◆ What you have to do:
Down to the last line, repeat the records exactly.

◆ Data:
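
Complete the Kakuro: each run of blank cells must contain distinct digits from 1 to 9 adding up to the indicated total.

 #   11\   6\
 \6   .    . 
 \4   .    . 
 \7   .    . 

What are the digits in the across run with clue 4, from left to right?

1, 3

4 in 2 cells must be {1,3}; 6 in 3 cells must be {1,2,3}.
Nothing is forced directly, so branch on R1C2, whose candidates are 1 or 2. If R1C2 = 1: that forces R1C1 = 5, after which R2C1 would have to be in {1,3} for the 4 across but in {2,4} for the 11 down — contradiction. So R1C2 = 2.
R1C1 = 6 − 2 = 4 completes the 6 across.
Given what's placed, R2C1 must be 1 to fit the 4 across and 11 down.
R2C2 = 4 − 1 = 3 completes the 4 across.
R3C1 = 11 − 5 = 6 completes the 11 down.
R3C2 = 7 − 6 = 1 completes the 7 across.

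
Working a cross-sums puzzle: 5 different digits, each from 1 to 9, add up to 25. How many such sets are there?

12

5 distinct digits from 1–9 sum between 15 and 35.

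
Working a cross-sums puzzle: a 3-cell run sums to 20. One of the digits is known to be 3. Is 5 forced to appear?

The only way to make 20 from 3 distinct digits under that restriction is {3,8,9}, which does not contain 5.

No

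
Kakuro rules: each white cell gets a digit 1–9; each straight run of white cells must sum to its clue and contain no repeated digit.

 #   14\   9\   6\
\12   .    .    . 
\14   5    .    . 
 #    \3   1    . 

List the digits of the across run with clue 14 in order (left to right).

5 6 3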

◆ Answer to this exercise:
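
Complete the Kakuro: each run of blank cells must contain distinct digits from 1 to 9 adding up to the indicated total.

 #   11\   6\
 \6   .    . 
 \4   .    . 
 \7   .    . 

What are the digits in the across run with clue 4, from left to right?

1, 3

4 in 2 cells must be {1,3}; 6 in 3 cells must be {1,2,3}.
Nothing is forced directly, so branch on R1C2, whose candidates are 1 or 2. If R1C2 = 1: that forces R1C1 = 5, after which R2C1 would have to be in {1,3} for the 4 across but in {2,4} for the 11 down — contradiction. So R1C2 = 2.
R1C1 = 6 − 2 = 4 completes the 6 across.
Given what's placed, R2C1 must be 1 to fit the 4 across and 11 down.
R2C2 = 4 − 1 = 3 completes the 4 across.
R3C1 = 11 − 5 = 6 completes the 11 down.
R3C2 = 7 − 6 = 1 completes the 7 across.

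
Working a cross-sums puzzle: 5 different digits, each from 1 to 9, add up to 25. How many such sets are there?

12

5 distinct digits from 1–9 sum between 15 and 35.

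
Working a cross-sums puzzle: a 3-cell run sums to 20. One of the digits is known to be 3. Is 5 forced to appear?

The only way to make 20 from 3 distinct digits under that restriction is {3,8,9}, which does not contain 5.

No

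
Kakuro rules: each white cell gets a digit 1–9; each straight run of white cells must sum to its clue and contain no repeated digit.

 #   14\   9\   6\
\12   .    .    . 
\14   5    .    . 
 #    \3   1    . 

List the digits of the across run with clue 14 in order (left to right).

5 6 3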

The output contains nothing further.